Please give back, word for word, only the lines starting at the one containing "Features: CASE in" and ending at the one containing "2. e -> o, i -> u / B C0 _" within the material below.

» **Data extract**:
+ + + + + + +

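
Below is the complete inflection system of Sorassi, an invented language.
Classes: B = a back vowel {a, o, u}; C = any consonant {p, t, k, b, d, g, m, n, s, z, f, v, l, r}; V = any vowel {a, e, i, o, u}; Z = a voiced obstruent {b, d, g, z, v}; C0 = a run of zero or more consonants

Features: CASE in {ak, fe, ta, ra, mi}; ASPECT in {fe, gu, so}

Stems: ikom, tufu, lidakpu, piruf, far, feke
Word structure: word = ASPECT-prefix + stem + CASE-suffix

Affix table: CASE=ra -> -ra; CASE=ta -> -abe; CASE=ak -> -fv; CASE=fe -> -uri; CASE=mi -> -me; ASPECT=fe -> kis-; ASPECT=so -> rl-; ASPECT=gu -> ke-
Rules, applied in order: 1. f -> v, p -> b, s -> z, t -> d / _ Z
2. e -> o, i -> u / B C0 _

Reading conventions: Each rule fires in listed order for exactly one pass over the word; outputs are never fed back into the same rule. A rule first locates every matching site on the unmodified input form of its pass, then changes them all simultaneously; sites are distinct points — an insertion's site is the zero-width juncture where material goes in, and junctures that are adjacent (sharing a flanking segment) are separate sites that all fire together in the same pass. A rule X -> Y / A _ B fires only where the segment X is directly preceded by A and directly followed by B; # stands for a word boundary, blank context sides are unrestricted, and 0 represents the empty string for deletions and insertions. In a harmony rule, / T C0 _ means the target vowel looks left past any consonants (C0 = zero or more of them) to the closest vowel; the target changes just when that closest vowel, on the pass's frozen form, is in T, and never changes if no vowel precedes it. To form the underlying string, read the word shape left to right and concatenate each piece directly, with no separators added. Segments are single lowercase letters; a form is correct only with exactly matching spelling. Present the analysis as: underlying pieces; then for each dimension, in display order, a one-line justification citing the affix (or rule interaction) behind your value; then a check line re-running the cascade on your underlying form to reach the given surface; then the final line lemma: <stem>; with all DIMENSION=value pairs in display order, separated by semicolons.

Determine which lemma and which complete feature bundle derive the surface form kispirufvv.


underlying: kis-piruf-fv
CASE=ak - signalled by the affix -fv
ASPECT=fe - signalled by the affix kis-
check: kispiruffv -> kispirufvv -> kispirufvv
lemma: piruf; CASE=ak; ASPECT=fe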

+ + + + + + +

» **Answer to this problem**:
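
Features: CASE in {ak, fe, ta, ra, mi}; ASPECT in {fe, gu, so}

Stems: ikom, tufu, lidakpu, piruf, far, feke
Word structure: word = ASPECT-prefix + stem + CASE-suffix

Affix table: CASE=ra -> -ra; CASE=ta -> -abe; CASE=ak -> -fv; CASE=fe -> -uri; CASE=mi -> -me; ASPECT=fe -> kis-; ASPECT=so -> rl-; ASPECT=gu -> ke-
Rules, applied in order: 1. f -> v, p -> b, s -> z, t -> d / _ Z
2. e -> o, i -> u / B C0 _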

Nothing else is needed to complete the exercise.